**TASK TO CARRY OUT**
Reproduce the listing below exactly, from its first line down to and including the line with "SEMANTICS (state is".

**DATA PROVIDED**
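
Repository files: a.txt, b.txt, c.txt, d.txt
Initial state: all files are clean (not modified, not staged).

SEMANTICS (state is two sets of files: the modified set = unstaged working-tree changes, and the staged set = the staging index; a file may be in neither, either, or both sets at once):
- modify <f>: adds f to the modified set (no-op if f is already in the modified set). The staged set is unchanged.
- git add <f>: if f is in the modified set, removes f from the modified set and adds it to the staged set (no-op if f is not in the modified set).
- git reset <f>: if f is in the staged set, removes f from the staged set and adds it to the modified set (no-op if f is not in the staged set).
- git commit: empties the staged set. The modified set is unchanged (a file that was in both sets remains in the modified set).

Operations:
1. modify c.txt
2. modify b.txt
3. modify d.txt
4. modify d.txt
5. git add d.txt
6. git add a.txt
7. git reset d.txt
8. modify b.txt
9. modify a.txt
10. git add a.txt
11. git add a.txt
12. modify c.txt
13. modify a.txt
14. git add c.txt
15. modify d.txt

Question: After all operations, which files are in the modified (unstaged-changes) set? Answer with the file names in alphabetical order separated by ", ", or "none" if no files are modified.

After op 1 (modify c.txt): modified={c.txt} staged={none}
After op 2 (modify b.txt): modified={b.txt, c.txt} staged={none}
After op 3 (modify d.txt): modified={b.txt, c.txt, d.txt} staged={none}
After op 4 (modify d.txt): modified={b.txt, c.txt, d.txt} staged={none}
After op 5 (git add d.txt): modified={b.txt, c.txt} staged={d.txt}
After op 6 (git add a.txt): modified={b.txt, c.txt} staged={d.txt}
After op 7 (git reset d.txt): modified={b.txt, c.txt, d.txt} staged={none}
After op 8 (modify b.txt): modified={b.txt, c.txt, d.txt} staged={none}
After op 9 (modify a.txt): modified={a.txt, b.txt, c.txt, d.txt} staged={none}
After op 10 (git add a.txt): modified={b.txt, c.txt, d.txt} staged={a.txt}
After op 11 (git add a.txt): modified={b.txt, c.txt, d.txt} staged={a.txt}
After op 12 (modify c.txt): modified={b.txt, c.txt, d.txt} staged={a.txt}
After op 13 (modify a.txt): modified={a.txt, b.txt, c.txt, d.txt} staged={a.txt}
After op 14 (git add c.txt): modified={a.txt, b.txt, d.txt} staged={a.txt, c.txt}
After op 15 (modify d.txt): modified={a.txt, b.txt, d.txt} staged={a.txt, c.txt}

Answer: a.txt, b.txt, d.txt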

**RESPONSE BELOW**
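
Repository files: a.txt, b.txt, c.txt, d.txt
Initial state: all files are clean (not modified, not staged).

SEMANTICS (state is two sets of files: the modified set = unstaged working-tree changes, and the staged set = the staging index; a file may be in neither, either, or both sets at once):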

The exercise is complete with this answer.